ACTION ITEM:
Pick every line from the data that holds the word "Newick".

[Opening GIVEN RECORDS section]

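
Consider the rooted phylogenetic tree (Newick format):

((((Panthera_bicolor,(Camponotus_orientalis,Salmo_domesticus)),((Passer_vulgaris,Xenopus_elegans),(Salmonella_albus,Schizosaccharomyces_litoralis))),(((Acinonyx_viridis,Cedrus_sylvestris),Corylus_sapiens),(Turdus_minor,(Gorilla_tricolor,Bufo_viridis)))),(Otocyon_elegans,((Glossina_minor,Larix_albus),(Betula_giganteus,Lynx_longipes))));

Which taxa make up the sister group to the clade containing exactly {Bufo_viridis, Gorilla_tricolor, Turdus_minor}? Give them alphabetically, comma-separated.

Acinonyx_viridis, Cedrus_sylvestris, Corylus_sapiens

The clade containing exactly {Bufo_viridis, Gorilla_tricolor, Turdus_minor} attaches to the tree at the node subtending (((Acinonyx_viridis,Cedrus_sylvestris),Corylus_sapiens),(Turdus_minor,(Gorilla_tricolor,Bufo_viridis))).
The other lineage descending from that same node — the sister group — is ((Acinonyx_viridis,Cedrus_sylvestris),Corylus_sapiens); its 3 tips in alphabetical order are the answer.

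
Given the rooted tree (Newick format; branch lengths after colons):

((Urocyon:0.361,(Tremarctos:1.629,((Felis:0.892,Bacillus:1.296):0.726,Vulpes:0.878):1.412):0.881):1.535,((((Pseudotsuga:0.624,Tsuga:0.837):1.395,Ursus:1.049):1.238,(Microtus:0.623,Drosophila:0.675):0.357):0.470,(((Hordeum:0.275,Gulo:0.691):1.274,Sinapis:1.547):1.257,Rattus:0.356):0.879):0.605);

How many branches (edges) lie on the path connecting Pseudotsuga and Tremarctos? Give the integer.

8

The MRCA of Pseudotsuga and Tremarctos is the root of the tree.
From Pseudotsuga up to that node: 5 branches. From Tremarctos up to the same node: 3 branches. Total: 5 + 3 = 8.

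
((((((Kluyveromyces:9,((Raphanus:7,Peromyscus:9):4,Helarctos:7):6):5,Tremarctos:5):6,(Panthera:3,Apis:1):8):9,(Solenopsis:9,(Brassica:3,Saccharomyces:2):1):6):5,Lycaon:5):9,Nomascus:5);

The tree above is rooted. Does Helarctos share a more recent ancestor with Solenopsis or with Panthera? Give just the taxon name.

The MRCA of Helarctos and Panthera subtends (((Kluyveromyces,((Raphanus,Peromyscus),Helarctos)),Tremarctos),(Panthera,Apis)) (7 taxa).
The MRCA of Helarctos and Solenopsis subtends ((((Kluyveromyces,((Raphanus,Peromyscus),Helarctos)),Tremarctos),(Panthera,Apis)),(Solenopsis,(Brassica,Saccharomyces))) (10 taxa).
The first is nested inside the second, so Helarctos shares a more recent common ancestor with Panthera.

Panthera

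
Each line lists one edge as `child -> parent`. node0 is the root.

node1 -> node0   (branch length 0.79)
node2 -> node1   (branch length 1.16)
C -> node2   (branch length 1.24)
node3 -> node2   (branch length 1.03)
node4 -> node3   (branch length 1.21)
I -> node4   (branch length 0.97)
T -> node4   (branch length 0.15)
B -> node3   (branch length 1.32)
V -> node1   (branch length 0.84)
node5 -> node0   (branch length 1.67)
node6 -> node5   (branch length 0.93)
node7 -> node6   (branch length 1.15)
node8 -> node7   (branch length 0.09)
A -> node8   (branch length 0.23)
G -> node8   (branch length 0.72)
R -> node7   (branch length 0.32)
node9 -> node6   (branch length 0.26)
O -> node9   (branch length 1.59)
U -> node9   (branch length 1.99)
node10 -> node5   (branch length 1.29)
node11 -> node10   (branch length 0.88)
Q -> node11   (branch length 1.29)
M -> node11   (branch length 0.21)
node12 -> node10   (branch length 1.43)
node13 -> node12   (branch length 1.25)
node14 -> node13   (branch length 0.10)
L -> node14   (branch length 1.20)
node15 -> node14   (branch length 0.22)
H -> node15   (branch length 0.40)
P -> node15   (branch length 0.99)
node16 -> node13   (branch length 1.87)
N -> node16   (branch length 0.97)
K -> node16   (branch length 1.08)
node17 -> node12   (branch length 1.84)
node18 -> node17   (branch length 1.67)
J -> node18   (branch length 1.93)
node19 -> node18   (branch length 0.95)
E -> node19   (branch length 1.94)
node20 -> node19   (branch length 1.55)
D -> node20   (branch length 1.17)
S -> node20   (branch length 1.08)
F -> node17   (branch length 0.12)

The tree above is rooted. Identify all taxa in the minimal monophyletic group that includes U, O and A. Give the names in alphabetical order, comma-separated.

A, G, O, R, U

Tracing U: it sits inside (O,U).
Tracing O: it sits inside (O,U).
Tracing A: it sits inside (A,G).
The smallest clade enclosing all 3 is (((A,G),R),(O,U)); the answer is its 5 terminal taxa in alphabetical order.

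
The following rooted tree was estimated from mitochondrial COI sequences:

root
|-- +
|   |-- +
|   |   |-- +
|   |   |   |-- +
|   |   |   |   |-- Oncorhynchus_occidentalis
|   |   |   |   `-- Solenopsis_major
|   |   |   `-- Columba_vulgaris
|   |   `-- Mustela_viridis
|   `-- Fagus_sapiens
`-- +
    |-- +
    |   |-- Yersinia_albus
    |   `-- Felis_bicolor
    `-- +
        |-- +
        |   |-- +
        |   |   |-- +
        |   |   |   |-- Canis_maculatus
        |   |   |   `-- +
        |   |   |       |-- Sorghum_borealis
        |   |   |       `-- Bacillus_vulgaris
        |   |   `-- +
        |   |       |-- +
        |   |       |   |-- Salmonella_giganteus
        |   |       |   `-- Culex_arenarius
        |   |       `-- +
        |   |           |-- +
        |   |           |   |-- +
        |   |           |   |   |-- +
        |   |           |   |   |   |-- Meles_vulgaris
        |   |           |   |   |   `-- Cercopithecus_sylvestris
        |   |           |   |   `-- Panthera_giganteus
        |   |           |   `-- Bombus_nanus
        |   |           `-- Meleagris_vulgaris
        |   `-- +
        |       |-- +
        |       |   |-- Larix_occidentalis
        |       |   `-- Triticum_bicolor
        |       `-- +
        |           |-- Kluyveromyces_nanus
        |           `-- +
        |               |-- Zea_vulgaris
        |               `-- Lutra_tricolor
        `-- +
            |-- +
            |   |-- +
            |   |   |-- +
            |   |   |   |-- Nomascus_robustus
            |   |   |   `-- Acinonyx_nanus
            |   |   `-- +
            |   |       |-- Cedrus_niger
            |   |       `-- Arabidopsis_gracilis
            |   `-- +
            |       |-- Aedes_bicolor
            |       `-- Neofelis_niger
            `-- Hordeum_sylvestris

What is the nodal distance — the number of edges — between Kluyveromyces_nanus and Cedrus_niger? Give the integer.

9

The MRCA of Kluyveromyces_nanus and Cedrus_niger is the node subtending ((((Canis_maculatus,(Sorghum_borealis,Bacillus_vulgaris)),((Salmonella_giganteus,Culex_arenarius),((((Meles_vulgaris,Cercopithecus_sylvestris),Panthera_giganteus),Bombus_nanus),Meleagris_vulgaris))),((Larix_occidentalis,Triticum_bicolor),(Kluyveromyces_nanus,(Zea_vulgaris,Lutra_tricolor)))),((((Nomascus_robustus,Acinonyx_nanus),(Cedrus_niger,Arabidopsis_gracilis)),(Aedes_bicolor,Neofelis_niger)),Hordeum_sylvestris)).
From Kluyveromyces_nanus up to that node: 4 branches. From Cedrus_niger up to the same node: 5 branches. Total: 4 + 5 = 9.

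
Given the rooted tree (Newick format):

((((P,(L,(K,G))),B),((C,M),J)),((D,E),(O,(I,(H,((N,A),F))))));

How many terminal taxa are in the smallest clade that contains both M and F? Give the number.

The MRCA of M and F is the root, so the clade is the entire tree.
That clade contains 16 terminal taxa: A, B, C, D, E, F, G, H, I, J, K, L, M, N, O, P.

16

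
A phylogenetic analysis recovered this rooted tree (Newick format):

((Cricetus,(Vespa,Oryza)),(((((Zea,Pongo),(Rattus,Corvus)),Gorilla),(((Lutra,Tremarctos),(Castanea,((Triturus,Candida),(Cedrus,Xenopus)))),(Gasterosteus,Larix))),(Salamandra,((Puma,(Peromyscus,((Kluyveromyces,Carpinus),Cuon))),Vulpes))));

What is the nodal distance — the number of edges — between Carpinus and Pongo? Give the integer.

The MRCA of Carpinus and Pongo is the node subtending (((((Zea,Pongo),(Rattus,Corvus)),Gorilla),(((Lutra,Tremarctos),(Castanea,((Triturus,Candida),(Cedrus,Xenopus)))),(Gasterosteus,Larix))),(Salamandra,((Puma,(Peromyscus,((Kluyveromyces,Carpinus),Cuon))),Vulpes))).
From Carpinus up to that node: 7 branches. From Pongo up to the same node: 5 branches. Total: 7 + 5 = 12.

12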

[Closing GIVEN RECORDS section]

YOUR RESPONSE:
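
Consider the rooted phylogenetic tree (Newick format):
Given the rooted tree (Newick format; branch lengths after colons):
Given the rooted tree (Newick format):
A phylogenetic analysis recovered this rooted tree (Newick format):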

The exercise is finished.